What the task asks
Write exactly, with no line omitted or added, the span beginning at the line that holds "At periherm, a" and ending at the last line of the records.

+-------+

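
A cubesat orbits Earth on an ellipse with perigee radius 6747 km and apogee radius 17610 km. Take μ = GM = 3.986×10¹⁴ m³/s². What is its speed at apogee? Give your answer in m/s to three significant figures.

Semi-major axis a = (r_p + r_a)/2 = 12178 km = 1.218×10⁷ m.
Vis-viva: v² = μ(2/r − 1/a) = 3.986×10¹⁴ × (1.136×10⁻⁷ − 8.211×10⁻⁸) = 1.254×10⁷ m²/s².
v = 3541 m/s.

v ≈ 3540 m/s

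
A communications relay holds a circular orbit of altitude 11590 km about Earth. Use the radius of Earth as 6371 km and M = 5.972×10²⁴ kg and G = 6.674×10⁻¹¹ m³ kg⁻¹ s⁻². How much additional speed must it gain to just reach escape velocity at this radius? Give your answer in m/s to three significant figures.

μ = GM = 6.674×10⁻¹¹ × 5.972×10²⁴ = 3.986×10¹⁴ m³/s².
r = 6371 + 11590 = 17961 km = 1.7961×10⁷ m.
Circular speed v_c = √(μ/r) = 4711 m/s.
Escape speed v_esc = √(2μ/r) = √2 × v_c = 6662 m/s.
Δv = v_esc − v_c = 1951 m/s.

Δv ≈ 1950 m/s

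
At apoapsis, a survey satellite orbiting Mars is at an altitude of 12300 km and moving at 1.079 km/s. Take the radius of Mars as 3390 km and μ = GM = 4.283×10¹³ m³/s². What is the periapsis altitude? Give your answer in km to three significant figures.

periapsis altitude ≈ 863 km

r_a = 3390 + 12300 = 15690 km = 1.569×10⁷ m.
Specific energy ε = v²/2 − μ/r = -2.148×10⁶ J/kg, so a = −μ/(2ε) = 9.971×10⁶ m.
The apsides satisfy r_p + r_a = 2a, so the periapsis radius is 2a − r_a = 4.253×10⁶ m = 4252.8 km.
Periapsis altitude = 4252.8 − 3390 = 862.79 km.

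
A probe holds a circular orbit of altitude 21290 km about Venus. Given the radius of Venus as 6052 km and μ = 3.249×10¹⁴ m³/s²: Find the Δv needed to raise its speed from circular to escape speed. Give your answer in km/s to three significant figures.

r = 6052 + 21290 = 27342 km = 2.7342×10⁷ m.
Circular speed v_c = √(μ/r) = 3447 m/s.
Escape speed v_esc = √(2μ/r) = √2 × v_c = 4875 m/s.
Δv = v_esc − v_c = 1428 m/s = 1.428 km/s.

Δv ≈ 1.43 km/s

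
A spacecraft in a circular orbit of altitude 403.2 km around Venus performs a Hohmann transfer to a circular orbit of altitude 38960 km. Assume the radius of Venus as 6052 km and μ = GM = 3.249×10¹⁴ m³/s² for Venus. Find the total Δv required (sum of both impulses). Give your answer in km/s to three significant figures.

r₁ = 6052 + 403.2 = 6455.2 km = 6.4552×10⁶ m.
r₂ = 6052 + 38960 = 45012 km = 4.5012×10⁷ m.
Transfer ellipse a_t = (r₁ + r₂)/2 = 2.573×10⁷ m.
At r₁: circular v_c1 = √(μ/r₁) = 7094 m/s; transfer-periapsis v_p = √[μ(2/r₁ − 1/a_t)] = 9383 m/s.
Δv₁ = v_p − v_c1 = 2288 m/s.
At r₂: circular v_c2 = √(μ/r₂) = 2687 m/s; transfer-apoapsis v_a = √[μ(2/r₂ − 1/a_t)] = 1346 m/s.
Δv₂ = v_c2 − v_a = 1341 m/s.
Total Δv = Δv₁ + Δv₂ = 3629 m/s = 3.629 km/s.

Δv_total ≈ 3.63 km/s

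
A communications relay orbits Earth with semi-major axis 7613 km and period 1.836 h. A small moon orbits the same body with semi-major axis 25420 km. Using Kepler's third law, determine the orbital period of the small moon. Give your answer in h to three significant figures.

T₂ ≈ 11.2 h

Kepler's third law: T² ∝ a³, so T₂ = T₁ (a₂/a₁)^(3/2).
a₂/a₁ = 3.339, (a₂/a₁)^(3/2) = 6.101.
T₂ = 1.836 × 6.101 = 11.20 h.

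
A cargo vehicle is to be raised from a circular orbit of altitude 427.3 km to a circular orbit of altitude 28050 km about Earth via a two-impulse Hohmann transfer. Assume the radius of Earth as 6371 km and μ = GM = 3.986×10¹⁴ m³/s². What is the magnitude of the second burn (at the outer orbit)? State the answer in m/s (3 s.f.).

r₁ = 6371 + 427.3 = 6798.3 km = 6.7983×10⁶ m.
r₂ = 6371 + 28050 = 34421 km = 3.4421×10⁷ m.
Transfer ellipse a_t = (r₁ + r₂)/2 = 2.061×10⁷ m.
At r₁: circular v_c1 = √(μ/r₁) = 7657 m/s; transfer-perigee v_p = √[μ(2/r₁ − 1/a_t)] = 9896 m/s.
At r₂: circular v_c2 = √(μ/r₂) = 3403 m/s; transfer-apogee v_a = √[μ(2/r₂ − 1/a_t)] = 1954 m/s.
Δv₂ = v_c2 − v_a = 1449 m/s.

Δv ≈ 1450 m/s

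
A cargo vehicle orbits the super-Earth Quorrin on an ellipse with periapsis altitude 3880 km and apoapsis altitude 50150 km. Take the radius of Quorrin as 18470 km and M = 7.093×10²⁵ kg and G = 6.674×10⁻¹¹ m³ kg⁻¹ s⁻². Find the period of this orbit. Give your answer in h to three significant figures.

T ≈ 7.78 h

μ = GM = 6.674×10⁻¹¹ × 7.093×10²⁵ = 4.734×10¹⁵ m³/s².
r_p = 18470 + 3880 = 22350 km = 2.2350×10⁷ m.
r_a = 18470 + 50150 = 68620 km = 6.8620×10⁷ m.
Semi-major axis a = (r_p + r_a)/2 = (22350 + 68620)/2 = 45485 km = 4.548×10⁷ m.
By Kepler's third law T = 2π√(a³/μ) = 2π × 4.459×10³ = 2.801×10⁴ s.
= 7.782 h.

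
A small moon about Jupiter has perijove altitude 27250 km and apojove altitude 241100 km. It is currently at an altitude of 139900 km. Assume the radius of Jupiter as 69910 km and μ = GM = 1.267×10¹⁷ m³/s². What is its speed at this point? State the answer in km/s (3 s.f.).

v ≈ 24.2 km/s

r_p = 69910 + 27250 = 97160 km = 9.7160×10⁷ m.
r_a = 69910 + 241100 = 311010 km = 3.1101×10⁸ m.
r = 69910 + 139900 = 2.0981×10⁵ km = 2.098×10⁸ m.
Semi-major axis a = (r_p + r_a)/2 = 2.0408×10⁵ km = 2.041×10⁸ m.
Vis-viva: v² = μ(2/r − 1/a) = 1.267×10¹⁷ × (9.532×10⁻⁹ − 4.900×10⁻⁹) = 5.869×10⁸ m²/s².
v = 24230 m/s = 24.23 km/s.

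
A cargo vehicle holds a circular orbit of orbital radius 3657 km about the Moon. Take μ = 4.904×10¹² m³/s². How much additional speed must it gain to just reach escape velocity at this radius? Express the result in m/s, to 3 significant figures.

r = 3657 km = 3.657×10⁶ m.
Circular speed v_c = √(μ/r) = 1158 m/s.
Escape speed v_esc = √(2μ/r) = √2 × v_c = 1638 m/s.
Δv = v_esc − v_c = 479.7 m/s.

Δv ≈ 480 m/s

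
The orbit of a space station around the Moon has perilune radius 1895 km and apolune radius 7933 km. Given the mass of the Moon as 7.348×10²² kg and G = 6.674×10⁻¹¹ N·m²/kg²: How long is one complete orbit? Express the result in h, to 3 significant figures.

μ = GM = 6.674×10⁻¹¹ × 7.348×10²² = 4.904×10¹² m³/s².
Semi-major axis a = (r_p + r_a)/2 = (1895.0 + 7933.0)/2 = 4914.0 km = 4.914×10⁶ m.
By Kepler's third law T = 2π√(a³/μ) = 2π × 4.919×10³ = 3.091×10⁴ s.
= 8.585 h.

T ≈ 8.59 h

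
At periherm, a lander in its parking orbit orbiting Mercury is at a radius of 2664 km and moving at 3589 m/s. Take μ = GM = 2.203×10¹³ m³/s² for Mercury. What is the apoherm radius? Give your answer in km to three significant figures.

r_p = 2.664×10⁶ m.
Specific energy ε = v²/2 − μ/r = -1.829×10⁶ J/kg, so a = −μ/(2ε) = 6.022×10⁶ m.
The apsides satisfy r_p + r_a = 2a, so the apoherm radius is 2a − r_p = 9.380×10⁶ m = 9380.4 km.

apoherm radius ≈ 9380 km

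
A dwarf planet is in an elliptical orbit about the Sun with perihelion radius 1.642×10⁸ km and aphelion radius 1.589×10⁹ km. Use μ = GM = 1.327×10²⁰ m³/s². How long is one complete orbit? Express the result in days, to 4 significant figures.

T ≈ 5181 days

Semi-major axis a = (r_p + r_a)/2 = (1.6420×10⁸ + 1.5890×10⁹)/2 = 8.7660×10⁸ km = 8.766×10¹¹ m.
By Kepler's third law T = 2π√(a³/μ) = 2π × 7.125×10⁷ = 4.477×10⁸ s.
= 5181 days.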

+-------+

Response
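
At periherm, a lander in its parking orbit orbiting Mercury is at a radius of 2664 km and moving at 3589 m/s. Take μ = GM = 2.203×10¹³ m³/s² for Mercury. What is the apoherm radius? Give your answer in km to three significant figures.

r_p = 2.664×10⁶ m.
Specific energy ε = v²/2 − μ/r = -1.829×10⁶ J/kg, so a = −μ/(2ε) = 6.022×10⁶ m.
The apsides satisfy r_p + r_a = 2a, so the apoherm radius is 2a − r_p = 9.380×10⁶ m = 9380.4 km.

apoherm radius ≈ 9380 km

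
A dwarf planet is in an elliptical orbit about the Sun with perihelion radius 1.642×10⁸ km and aphelion radius 1.589×10⁹ km. Use μ = GM = 1.327×10²⁰ m³/s². How long is one complete orbit? Express the result in days, to 4 significant figures.

T ≈ 5181 days

Semi-major axis a = (r_p + r_a)/2 = (1.6420×10⁸ + 1.5890×10⁹)/2 = 8.7660×10⁸ km = 8.766×10¹¹ m.
By Kepler's third law T = 2π√(a³/μ) = 2π × 7.125×10⁷ = 4.477×10⁸ s.
= 5181 days.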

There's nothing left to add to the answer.